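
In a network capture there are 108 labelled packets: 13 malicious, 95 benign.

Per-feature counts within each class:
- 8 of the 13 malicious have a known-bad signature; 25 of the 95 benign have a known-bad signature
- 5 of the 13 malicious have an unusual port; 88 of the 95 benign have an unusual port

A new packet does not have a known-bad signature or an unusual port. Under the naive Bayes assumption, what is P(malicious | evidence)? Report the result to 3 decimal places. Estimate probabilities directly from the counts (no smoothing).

malicious: (13/108) × (5/13) × (8/13) ≈ 0.02849
benign: (95/108) × (70/95) × (7/95) ≈ 0.0477583
P(malicious | x) = 0.02849 / 0.0762483 ≈ 0.374

0.374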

→ **Prompt**
The response must contain every entry, each one identical to the original.

→ **Finished task**
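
In a network capture there are 108 labelled packets: 13 malicious, 95 benign.

Per-feature counts within each class:
- 8 of the 13 malicious have a known-bad signature; 25 of the 95 benign have a known-bad signature
- 5 of the 13 malicious have an unusual port; 88 of the 95 benign have an unusual port

A new packet does not have a known-bad signature or an unusual port. Under the naive Bayes assumption, what is P(malicious | evidence)? Report the result to 3 decimal places. Estimate probabilities directly from the counts (no smoothing).

malicious: (13/108) × (5/13) × (8/13) ≈ 0.02849
benign: (95/108) × (70/95) × (7/95) ≈ 0.0477583
P(malicious | x) = 0.02849 / 0.0762483 ≈ 0.374

0.374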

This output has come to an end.